(RECORDED DATA):
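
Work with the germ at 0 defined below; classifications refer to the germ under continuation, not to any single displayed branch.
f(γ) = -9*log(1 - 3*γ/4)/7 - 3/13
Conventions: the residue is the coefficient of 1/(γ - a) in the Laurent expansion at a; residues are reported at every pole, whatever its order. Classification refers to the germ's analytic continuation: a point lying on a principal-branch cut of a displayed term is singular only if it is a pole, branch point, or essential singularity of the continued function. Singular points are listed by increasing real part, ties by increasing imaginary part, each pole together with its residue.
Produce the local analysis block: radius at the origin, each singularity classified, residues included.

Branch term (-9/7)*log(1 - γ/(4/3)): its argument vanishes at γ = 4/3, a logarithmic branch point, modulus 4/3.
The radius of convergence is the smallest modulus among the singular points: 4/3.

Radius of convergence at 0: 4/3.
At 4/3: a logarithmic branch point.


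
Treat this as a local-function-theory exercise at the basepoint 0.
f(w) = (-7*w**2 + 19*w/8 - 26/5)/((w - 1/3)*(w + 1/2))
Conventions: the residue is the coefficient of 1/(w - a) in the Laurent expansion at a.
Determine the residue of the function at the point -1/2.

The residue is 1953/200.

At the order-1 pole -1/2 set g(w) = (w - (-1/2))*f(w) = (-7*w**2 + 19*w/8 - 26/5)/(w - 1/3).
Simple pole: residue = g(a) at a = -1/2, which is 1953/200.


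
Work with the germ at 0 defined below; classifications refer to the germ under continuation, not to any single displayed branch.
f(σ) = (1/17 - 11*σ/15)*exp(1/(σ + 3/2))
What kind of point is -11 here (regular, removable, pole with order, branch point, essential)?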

(EXERCISE GOAL): Line by line, copy the data above.

(YOUR RESPONSE):
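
Work with the germ at 0 defined below; classifications refer to the germ under continuation, not to any single displayed branch.
f(γ) = -9*log(1 - 3*γ/4)/7 - 3/13
Conventions: the residue is the coefficient of 1/(γ - a) in the Laurent expansion at a; residues are reported at every pole, whatever its order. Classification refers to the germ's analytic continuation: a point lying on a principal-branch cut of a displayed term is singular only if it is a pole, branch point, or essential singularity of the continued function. Singular points are listed by increasing real part, ties by increasing imaginary part, each pole together with its residue.
Produce the local analysis block: radius at the origin, each singularity classified, residues included.

Branch term (-9/7)*log(1 - γ/(4/3)): its argument vanishes at γ = 4/3, a logarithmic branch point, modulus 4/3.
The radius of convergence is the smallest modulus among the singular points: 4/3.

Radius of convergence at 0: 4/3.
At 4/3: a logarithmic branch point.


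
Treat this as a local-function-theory exercise at the basepoint 0.
f(w) = (-7*w**2 + 19*w/8 - 26/5)/((w - 1/3)*(w + 1/2))
Conventions: the residue is the coefficient of 1/(w - a) in the Laurent expansion at a.
Determine the residue of the function at the point -1/2.

The residue is 1953/200.

At the order-1 pole -1/2 set g(w) = (w - (-1/2))*f(w) = (-7*w**2 + 19*w/8 - 26/5)/(w - 1/3).
Simple pole: residue = g(a) at a = -1/2, which is 1953/200.


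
Work with the germ at 0 defined below; classifications refer to the germ under continuation, not to any single displayed branch.
f(σ) = (1/17 - 11*σ/15)*exp(1/(σ + 3/2))
What kind of point is -11 here (regular, removable, pole with order, branch point, essential)?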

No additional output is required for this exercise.